Exercise data:

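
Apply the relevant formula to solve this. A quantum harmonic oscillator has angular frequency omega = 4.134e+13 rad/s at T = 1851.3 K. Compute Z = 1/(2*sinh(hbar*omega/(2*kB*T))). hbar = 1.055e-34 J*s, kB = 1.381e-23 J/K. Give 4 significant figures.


Step 1: Compute x = hbar*omega/(kB*T) = 1.055e-34*4.134e+13/(1.381e-23*1851.3) = 0.1706
Step 2: x/2 = 0.08529
Step 3: sinh(x/2) = 0.0854
Step 4: Z = 1/(2*0.0854) = 5.855

5.855


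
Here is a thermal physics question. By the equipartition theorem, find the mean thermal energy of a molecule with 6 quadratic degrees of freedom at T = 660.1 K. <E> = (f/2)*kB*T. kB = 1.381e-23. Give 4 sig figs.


Step 1: f/2 = 6/2 = 3
Step 2: kB*T = 1.381e-23 * 660.1 = 9.116e-21
Step 3: <E> = 3 * 9.116e-21 = 2.735e-20 J

2.735e-20


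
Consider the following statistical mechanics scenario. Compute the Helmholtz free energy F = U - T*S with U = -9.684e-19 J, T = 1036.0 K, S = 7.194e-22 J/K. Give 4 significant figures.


Step 1: T*S = 1036.0 * 7.194e-22 = 7.453e-19 J
Step 2: F = U - T*S = -9.684e-19 - 7.453e-19
Step 3: F = -1.714e-18 J

-1.714e-18


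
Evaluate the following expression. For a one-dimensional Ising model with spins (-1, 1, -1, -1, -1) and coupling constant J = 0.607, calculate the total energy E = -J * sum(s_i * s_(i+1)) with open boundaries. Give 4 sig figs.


Step 1: Nearest-neighbor products: -1, -1, 1, 1
Step 2: Sum of products = 0
Step 3: E = -0.607 * 0 = 0

0


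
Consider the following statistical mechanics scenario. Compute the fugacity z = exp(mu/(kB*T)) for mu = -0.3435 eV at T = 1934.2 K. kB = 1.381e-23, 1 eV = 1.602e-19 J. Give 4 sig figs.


Step 1: Convert mu to Joules: -0.3435*1.602e-19 = -5.503e-20 J
Step 2: kB*T = 1.381e-23*1934.2 = 2.671e-20 J
Step 3: mu/(kB*T) = -2.06
Step 4: z = exp(-2.06) = 0.1274

0.1274


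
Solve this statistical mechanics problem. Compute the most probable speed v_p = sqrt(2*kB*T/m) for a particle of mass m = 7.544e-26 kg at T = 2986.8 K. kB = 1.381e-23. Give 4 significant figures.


Step 1: Numerator = 2*kB*T = 2*1.381e-23*2986.8 = 8.25e-20
Step 2: Ratio = 8.25e-20 / 7.544e-26 = 1.094e+06
Step 3: v_p = sqrt(1.094e+06) = 1046 m/s

1046


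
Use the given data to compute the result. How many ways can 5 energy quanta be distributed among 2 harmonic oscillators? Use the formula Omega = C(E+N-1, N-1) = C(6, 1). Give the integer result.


Step 1: Use binomial coefficient C(6, 1)
Step 2: Numerator = 6! / 5!
Step 3: Denominator = 1!
Step 4: Omega = 6

6


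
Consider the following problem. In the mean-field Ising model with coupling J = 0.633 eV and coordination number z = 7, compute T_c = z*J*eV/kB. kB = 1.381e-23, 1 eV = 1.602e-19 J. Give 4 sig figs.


Step 1: z*J = 7*0.633 = 4.431 eV
Step 2: Convert to Joules: 4.431*1.602e-19 = 7.098e-19 J
Step 3: T_c = 7.098e-19 / 1.381e-23 = 5.14e+04 K

5.14e+04


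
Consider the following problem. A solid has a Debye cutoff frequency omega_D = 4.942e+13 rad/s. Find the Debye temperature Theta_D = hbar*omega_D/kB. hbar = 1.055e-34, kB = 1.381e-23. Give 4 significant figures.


Step 1: hbar*omega_D = 1.055e-34 * 4.942e+13 = 5.214e-21 J
Step 2: Theta_D = 5.214e-21 / 1.381e-23
Step 3: Theta_D = 377.5 K

377.5


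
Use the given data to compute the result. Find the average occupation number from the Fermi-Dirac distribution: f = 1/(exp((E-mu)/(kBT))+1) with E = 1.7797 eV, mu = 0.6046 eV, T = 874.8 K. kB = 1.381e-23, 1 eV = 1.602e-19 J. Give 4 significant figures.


Step 1: (E - mu) = 1.7797 - 0.6046 = 1.175 eV
Step 2: Convert: (E-mu)*eV = 1.883e-19 J
Step 3: x = (E-mu)*eV/(kB*T) = 15.58
Step 4: f = 1/(exp(15.58)+1) = 1.709e-07

1.709e-07


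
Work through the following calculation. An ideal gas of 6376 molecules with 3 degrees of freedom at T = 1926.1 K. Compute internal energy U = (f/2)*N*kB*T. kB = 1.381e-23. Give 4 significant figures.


Step 1: f/2 = 3/2 = 1.5
Step 2: N*kB*T = 6376*1.381e-23*1926.1 = 1.696e-16
Step 3: U = 1.5 * 1.696e-16 = 2.544e-16 J

2.544e-16


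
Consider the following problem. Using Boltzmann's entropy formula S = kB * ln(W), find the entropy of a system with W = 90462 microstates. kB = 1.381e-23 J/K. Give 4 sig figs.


Step 1: ln(W) = ln(90462) = 11.41
Step 2: S = kB * ln(W) = 1.381e-23 * 11.41
Step 3: S = 1.576e-22 J/K

1.576e-22


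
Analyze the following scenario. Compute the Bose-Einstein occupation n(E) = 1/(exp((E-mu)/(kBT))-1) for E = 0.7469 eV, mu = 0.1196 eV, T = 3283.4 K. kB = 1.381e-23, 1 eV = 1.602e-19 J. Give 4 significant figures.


Step 1: (E - mu) = 0.6273 eV
Step 2: x = (E-mu)*eV/(kB*T) = 0.6273*1.602e-19/(1.381e-23*3283.4) = 2.216
Step 3: exp(x) = 9.173
Step 4: n = 1/(exp(x)-1) = 0.1224

0.1224


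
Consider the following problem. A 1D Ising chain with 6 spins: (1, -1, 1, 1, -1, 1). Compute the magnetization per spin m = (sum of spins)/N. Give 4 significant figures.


Step 1: Count up spins (+1): 4, down spins (-1): 2
Step 2: Total magnetization M = 4 - 2 = 2
Step 3: m = M/N = 2/6 = 0.3333

0.3333


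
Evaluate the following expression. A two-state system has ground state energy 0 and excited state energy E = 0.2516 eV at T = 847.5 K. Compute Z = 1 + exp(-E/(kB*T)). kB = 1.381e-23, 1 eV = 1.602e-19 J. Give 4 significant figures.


Step 1: Compute beta*E = E*eV/(kB*T) = 0.2516*1.602e-19/(1.381e-23*847.5) = 3.444
Step 2: exp(-beta*E) = exp(-3.444) = 0.03194
Step 3: Z = 1 + 0.03194 = 1.032

1.032


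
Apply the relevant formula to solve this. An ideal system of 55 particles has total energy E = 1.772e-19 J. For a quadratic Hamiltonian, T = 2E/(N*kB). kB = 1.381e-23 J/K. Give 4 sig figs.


Step 1: Numerator = 2*E = 2*1.772e-19 = 3.544e-19 J
Step 2: Denominator = N*kB = 55*1.381e-23 = 7.595e-22
Step 3: T = 3.544e-19 / 7.595e-22 = 466.6 K

466.6


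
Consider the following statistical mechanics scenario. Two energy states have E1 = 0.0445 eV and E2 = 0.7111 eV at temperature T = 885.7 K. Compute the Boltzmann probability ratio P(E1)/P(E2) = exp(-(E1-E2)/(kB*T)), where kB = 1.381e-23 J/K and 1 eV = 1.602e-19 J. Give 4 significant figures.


Step 1: Compute energy difference dE = E1 - E2 = 0.0445 - 0.7111 = -0.6666 eV
Step 2: Convert to Joules: dE_J = -0.6666 * 1.602e-19 = -1.068e-19 J
Step 3: Compute exponent = -dE_J / (kB * T) = -(-1.068e-19) / (1.381e-23 * 885.7) = 8.731
Step 4: P(E1)/P(E2) = exp(8.731) = 6190

6190


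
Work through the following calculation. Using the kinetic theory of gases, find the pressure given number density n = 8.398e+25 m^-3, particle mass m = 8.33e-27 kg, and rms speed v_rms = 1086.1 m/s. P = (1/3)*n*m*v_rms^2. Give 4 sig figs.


Step 1: v_rms^2 = 1086.1^2 = 1.18e+06
Step 2: n*m = 8.398e+25*8.33e-27 = 0.6996
Step 3: P = (1/3)*0.6996*1.18e+06 = 2.751e+05 Pa

2.751e+05


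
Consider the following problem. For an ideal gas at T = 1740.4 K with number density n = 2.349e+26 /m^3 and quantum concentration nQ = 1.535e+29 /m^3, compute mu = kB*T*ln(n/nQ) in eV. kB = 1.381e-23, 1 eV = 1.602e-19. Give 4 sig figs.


Step 1: n/nQ = 2.349e+26/1.535e+29 = 0.00153
Step 2: ln(n/nQ) = -6.482
Step 3: mu = kB*T*ln(n/nQ) = 2.403e-20*-6.482 = -1.558e-19 J
Step 4: Convert to eV: -1.558e-19/1.602e-19 = -0.9725 eV

-0.9725


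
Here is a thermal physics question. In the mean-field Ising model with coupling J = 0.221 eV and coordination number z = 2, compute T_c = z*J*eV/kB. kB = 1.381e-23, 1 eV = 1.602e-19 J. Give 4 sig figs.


Step 1: z*J = 2*0.221 = 0.442 eV
Step 2: Convert to Joules: 0.442*1.602e-19 = 7.081e-20 J
Step 3: T_c = 7.081e-20 / 1.381e-23 = 5127 K

5127


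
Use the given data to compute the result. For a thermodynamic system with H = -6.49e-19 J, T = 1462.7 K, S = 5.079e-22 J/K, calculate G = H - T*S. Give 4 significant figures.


Step 1: T*S = 1462.7 * 5.079e-22 = 7.429e-19 J
Step 2: G = H - T*S = -6.49e-19 - 7.429e-19
Step 3: G = -1.392e-18 J

-1.392e-18


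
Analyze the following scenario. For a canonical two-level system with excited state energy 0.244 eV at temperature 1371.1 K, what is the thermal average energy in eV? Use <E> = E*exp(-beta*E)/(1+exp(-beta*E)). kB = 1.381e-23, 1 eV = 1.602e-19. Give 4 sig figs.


Step 1: beta*E = 0.244*1.602e-19/(1.381e-23*1371.1) = 2.064
Step 2: exp(-beta*E) = 0.1269
Step 3: <E> = 0.244*0.1269/(1+0.1269) = 0.02748 eV

0.02748


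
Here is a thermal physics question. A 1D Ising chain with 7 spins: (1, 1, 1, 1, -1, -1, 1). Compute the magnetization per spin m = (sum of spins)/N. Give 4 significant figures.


Step 1: Count up spins (+1): 5, down spins (-1): 2
Step 2: Total magnetization M = 5 - 2 = 3
Step 3: m = M/N = 3/7 = 0.4286

0.4286


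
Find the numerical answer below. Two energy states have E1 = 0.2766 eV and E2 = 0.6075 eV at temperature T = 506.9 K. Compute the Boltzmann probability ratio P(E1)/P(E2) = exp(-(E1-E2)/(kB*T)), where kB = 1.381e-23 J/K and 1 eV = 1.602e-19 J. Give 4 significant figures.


Step 1: Compute energy difference dE = E1 - E2 = 0.2766 - 0.6075 = -0.3309 eV
Step 2: Convert to Joules: dE_J = -0.3309 * 1.602e-19 = -5.301e-20 J
Step 3: Compute exponent = -dE_J / (kB * T) = -(-5.301e-20) / (1.381e-23 * 506.9) = 7.573
Step 4: P(E1)/P(E2) = exp(7.573) = 1944

1944


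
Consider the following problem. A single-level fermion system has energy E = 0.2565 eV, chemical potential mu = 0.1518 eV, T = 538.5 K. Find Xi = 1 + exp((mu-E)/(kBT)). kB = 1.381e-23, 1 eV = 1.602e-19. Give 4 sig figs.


Step 1: (mu - E) = 0.1518 - 0.2565 = -0.1047 eV
Step 2: x = (mu-E)*eV/(kB*T) = -0.1047*1.602e-19/(1.381e-23*538.5) = -2.255
Step 3: exp(x) = 0.1048
Step 4: Xi = 1 + 0.1048 = 1.105

1.105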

Exercise instructions: Copy verbatim the span of lines that begins with the line holding "Consider the following problem. A single-level" and ends at the last line of the records.

Exercise solution:
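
Consider the following problem. A single-level fermion system has energy E = 0.2565 eV, chemical potential mu = 0.1518 eV, T = 538.5 K. Find Xi = 1 + exp((mu-E)/(kBT)). kB = 1.381e-23, 1 eV = 1.602e-19. Give 4 sig figs.


Step 1: (mu - E) = 0.1518 - 0.2565 = -0.1047 eV
Step 2: x = (mu-E)*eV/(kB*T) = -0.1047*1.602e-19/(1.381e-23*538.5) = -2.255
Step 3: exp(x) = 0.1048
Step 4: Xi = 1 + 0.1048 = 1.105

1.105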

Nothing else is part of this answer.